» PROBLEM: Starting with the first line and ending with the last, copy the entries word for word.

» INPUT:

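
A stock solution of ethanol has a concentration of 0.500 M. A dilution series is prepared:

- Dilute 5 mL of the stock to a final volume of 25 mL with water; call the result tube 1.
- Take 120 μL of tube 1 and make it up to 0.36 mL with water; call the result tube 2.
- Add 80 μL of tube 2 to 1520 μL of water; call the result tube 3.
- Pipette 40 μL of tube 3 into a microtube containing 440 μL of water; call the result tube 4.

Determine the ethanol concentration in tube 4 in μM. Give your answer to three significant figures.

139 μM

Step 1: 5 mL brought to 25 mL → factor 25/5 = 5
Step 2: 120 μL brought to 0.36 mL → factor 360/120 = 3
Step 3: 80 μL + 1520 μL = 1600 μL total → factor 1600/80 = 20
Step 4: 40 μL + 440 μL = 480 μL total → factor 480/40 = 12
Overall dilution factor = 5 × 3 × 20 × 12 = 3600
Final = 0.500 M / 3600 = 0.0001389 M = 139 μM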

» OUTPUT BELOW:
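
A stock solution of ethanol has a concentration of 0.500 M. A dilution series is prepared:

- Dilute 5 mL of the stock to a final volume of 25 mL with water; call the result tube 1.
- Take 120 μL of tube 1 and make it up to 0.36 mL with water; call the result tube 2.
- Add 80 μL of tube 2 to 1520 μL of water; call the result tube 3.
- Pipette 40 μL of tube 3 into a microtube containing 440 μL of water; call the result tube 4.

Determine the ethanol concentration in tube 4 in μM. Give your answer to three significant figures.

139 μM

Step 1: 5 mL brought to 25 mL → factor 25/5 = 5
Step 2: 120 μL brought to 0.36 mL → factor 360/120 = 3
Step 3: 80 μL + 1520 μL = 1600 μL total → factor 1600/80 = 20
Step 4: 40 μL + 440 μL = 480 μL total → factor 480/40 = 12
Overall dilution factor = 5 × 3 × 20 × 12 = 3600
Final = 0.500 M / 3600 = 0.0001389 M = 139 μM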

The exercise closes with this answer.